### [BRIEF]
The response must be a precise copy of the records that follow.

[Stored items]
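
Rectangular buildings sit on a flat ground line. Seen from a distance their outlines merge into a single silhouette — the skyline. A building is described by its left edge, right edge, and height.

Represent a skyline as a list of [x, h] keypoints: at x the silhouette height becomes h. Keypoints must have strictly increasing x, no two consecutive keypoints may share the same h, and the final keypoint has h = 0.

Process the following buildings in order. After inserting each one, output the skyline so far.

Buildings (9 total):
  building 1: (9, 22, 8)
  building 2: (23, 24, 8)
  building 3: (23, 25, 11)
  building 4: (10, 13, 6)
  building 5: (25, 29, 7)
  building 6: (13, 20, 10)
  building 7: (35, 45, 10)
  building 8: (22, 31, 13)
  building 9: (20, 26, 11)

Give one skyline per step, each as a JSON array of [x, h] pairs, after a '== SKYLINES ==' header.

== SKYLINES ==
[[9,8],[22,0]]
[[9,8],[22,0],[23,8],[24,0]]
[[9,8],[22,0],[23,11],[25,0]]
[[9,8],[22,0],[23,11],[25,0]]
[[9,8],[22,0],[23,11],[25,7],[29,0]]
[[9,8],[13,10],[20,8],[22,0],[23,11],[25,7],[29,0]]
[[9,8],[13,10],[20,8],[22,0],[23,11],[25,7],[29,0],[35,10],[45,0]]
[[9,8],[13,10],[20,8],[22,13],[31,0],[35,10],[45,0]]
[[9,8],[13,10],[20,11],[22,13],[31,0],[35,10],[45,0]]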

### [RESULT OF THE EXERCISE]
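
Rectangular buildings sit on a flat ground line. Seen from a distance their outlines merge into a single silhouette — the skyline. A building is described by its left edge, right edge, and height.

Represent a skyline as a list of [x, h] keypoints: at x the silhouette height becomes h. Keypoints must have strictly increasing x, no two consecutive keypoints may share the same h, and the final keypoint has h = 0.

Process the following buildings in order. After inserting each one, output the skyline so far.

Buildings (9 total):
  building 1: (9, 22, 8)
  building 2: (23, 24, 8)
  building 3: (23, 25, 11)
  building 4: (10, 13, 6)
  building 5: (25, 29, 7)
  building 6: (13, 20, 10)
  building 7: (35, 45, 10)
  building 8: (22, 31, 13)
  building 9: (20, 26, 11)

Give one skyline per step, each as a JSON array of [x, h] pairs, after a '== SKYLINES ==' header.

== SKYLINES ==
[[9,8],[22,0]]
[[9,8],[22,0],[23,8],[24,0]]
[[9,8],[22,0],[23,11],[25,0]]
[[9,8],[22,0],[23,11],[25,0]]
[[9,8],[22,0],[23,11],[25,7],[29,0]]
[[9,8],[13,10],[20,8],[22,0],[23,11],[25,7],[29,0]]
[[9,8],[13,10],[20,8],[22,0],[23,11],[25,7],[29,0],[35,10],[45,0]]
[[9,8],[13,10],[20,8],[22,13],[31,0],[35,10],[45,0]]
[[9,8],[13,10],[20,11],[22,13],[31,0],[35,10],[45,0]]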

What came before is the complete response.